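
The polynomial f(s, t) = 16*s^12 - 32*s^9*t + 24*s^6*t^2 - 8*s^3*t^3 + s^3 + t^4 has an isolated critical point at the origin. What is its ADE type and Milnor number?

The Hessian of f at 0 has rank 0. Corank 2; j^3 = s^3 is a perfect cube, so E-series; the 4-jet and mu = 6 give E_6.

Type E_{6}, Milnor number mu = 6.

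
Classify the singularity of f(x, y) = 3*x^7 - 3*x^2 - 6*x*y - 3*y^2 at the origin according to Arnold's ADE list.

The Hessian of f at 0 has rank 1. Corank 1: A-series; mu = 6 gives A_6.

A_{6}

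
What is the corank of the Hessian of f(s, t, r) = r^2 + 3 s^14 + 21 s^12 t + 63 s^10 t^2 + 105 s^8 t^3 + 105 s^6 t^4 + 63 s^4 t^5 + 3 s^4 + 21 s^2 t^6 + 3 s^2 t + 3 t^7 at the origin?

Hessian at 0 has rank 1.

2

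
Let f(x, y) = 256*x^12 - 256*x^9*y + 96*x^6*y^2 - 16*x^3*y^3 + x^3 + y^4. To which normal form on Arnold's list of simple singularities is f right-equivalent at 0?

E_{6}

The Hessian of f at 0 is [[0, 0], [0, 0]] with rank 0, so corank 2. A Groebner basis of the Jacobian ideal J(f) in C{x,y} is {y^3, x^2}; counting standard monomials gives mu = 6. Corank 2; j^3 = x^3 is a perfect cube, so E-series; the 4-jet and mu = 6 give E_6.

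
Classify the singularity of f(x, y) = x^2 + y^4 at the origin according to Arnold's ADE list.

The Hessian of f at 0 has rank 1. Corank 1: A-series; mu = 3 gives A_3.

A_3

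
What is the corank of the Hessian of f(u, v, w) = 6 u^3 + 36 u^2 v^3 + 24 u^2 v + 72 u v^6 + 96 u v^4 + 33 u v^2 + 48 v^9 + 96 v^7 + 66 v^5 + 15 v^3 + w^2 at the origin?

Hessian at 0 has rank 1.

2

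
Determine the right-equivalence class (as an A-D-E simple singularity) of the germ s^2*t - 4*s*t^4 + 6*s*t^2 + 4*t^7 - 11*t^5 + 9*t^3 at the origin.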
####################
#### YOUR GOAL:
Could you give the data again, word for word?

#### ANSWER BELOW:
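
The polynomial f(s, t) = 16*s^12 - 32*s^9*t + 24*s^6*t^2 - 8*s^3*t^3 + s^3 + t^4 has an isolated critical point at the origin. What is its ADE type and Milnor number?

The Hessian of f at 0 has rank 0. Corank 2; j^3 = s^3 is a perfect cube, so E-series; the 4-jet and mu = 6 give E_6.

Type E_{6}, Milnor number mu = 6.

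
Classify the singularity of f(x, y) = 3*x^7 - 3*x^2 - 6*x*y - 3*y^2 at the origin according to Arnold's ADE list.

The Hessian of f at 0 has rank 1. Corank 1: A-series; mu = 6 gives A_6.

A_{6}

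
What is the corank of the Hessian of f(s, t, r) = r^2 + 3 s^14 + 21 s^12 t + 63 s^10 t^2 + 105 s^8 t^3 + 105 s^6 t^4 + 63 s^4 t^5 + 3 s^4 + 21 s^2 t^6 + 3 s^2 t + 3 t^7 at the origin?

Hessian at 0 has rank 1.

2

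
Let f(x, y) = 256*x^12 - 256*x^9*y + 96*x^6*y^2 - 16*x^3*y^3 + x^3 + y^4. To which normal form on Arnold's list of simple singularities is f right-equivalent at 0?

E_{6}

The Hessian of f at 0 is [[0, 0], [0, 0]] with rank 0, so corank 2. A Groebner basis of the Jacobian ideal J(f) in C{x,y} is {y^3, x^2}; counting standard monomials gives mu = 6. Corank 2; j^3 = x^3 is a perfect cube, so E-series; the 4-jet and mu = 6 give E_6.

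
Classify the singularity of f(x, y) = x^2 + y^4 at the origin according to Arnold's ADE list.

The Hessian of f at 0 has rank 1. Corank 1: A-series; mu = 3 gives A_3.

A_3

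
What is the corank of the Hessian of f(u, v, w) = 6 u^3 + 36 u^2 v^3 + 24 u^2 v + 72 u v^6 + 96 u v^4 + 33 u v^2 + 48 v^9 + 96 v^7 + 66 v^5 + 15 v^3 + w^2 at the origin?

Hessian at 0 has rank 1.

2

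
Determine the right-equivalence class (as an A-D-E simple singularity) of the germ s^2*t - 4*s*t^4 + 6*s*t^2 + 4*t^7 - 11*t^5 + 9*t^3 at the origin.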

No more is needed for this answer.